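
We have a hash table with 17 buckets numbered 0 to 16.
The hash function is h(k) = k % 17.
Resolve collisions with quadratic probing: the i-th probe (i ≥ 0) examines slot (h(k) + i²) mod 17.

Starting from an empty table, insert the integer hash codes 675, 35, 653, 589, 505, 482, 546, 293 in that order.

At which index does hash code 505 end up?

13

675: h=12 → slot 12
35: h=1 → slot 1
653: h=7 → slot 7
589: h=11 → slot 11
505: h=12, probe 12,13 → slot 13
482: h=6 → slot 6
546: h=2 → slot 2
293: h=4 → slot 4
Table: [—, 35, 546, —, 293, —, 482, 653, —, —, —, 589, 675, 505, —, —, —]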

________________

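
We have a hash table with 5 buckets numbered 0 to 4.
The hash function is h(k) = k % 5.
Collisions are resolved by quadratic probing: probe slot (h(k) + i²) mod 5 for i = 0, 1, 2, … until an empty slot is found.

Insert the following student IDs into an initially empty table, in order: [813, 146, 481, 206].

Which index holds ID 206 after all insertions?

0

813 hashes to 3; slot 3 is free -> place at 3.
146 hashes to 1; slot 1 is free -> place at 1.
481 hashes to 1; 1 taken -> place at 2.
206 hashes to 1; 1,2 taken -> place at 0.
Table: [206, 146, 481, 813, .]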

________________

- Exercise brief -
Scan the data for lines containing "quadratic" and copy all of them.

- Task output -
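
Resolve collisions with quadratic probing: the i-th probe (i ≥ 0) examines slot (h(k) + i²) mod 17.
Collisions are resolved by quadratic probing: probe slot (h(k) + i²) mod 5 for i = 0, 1, 2, … until an empty slot is found.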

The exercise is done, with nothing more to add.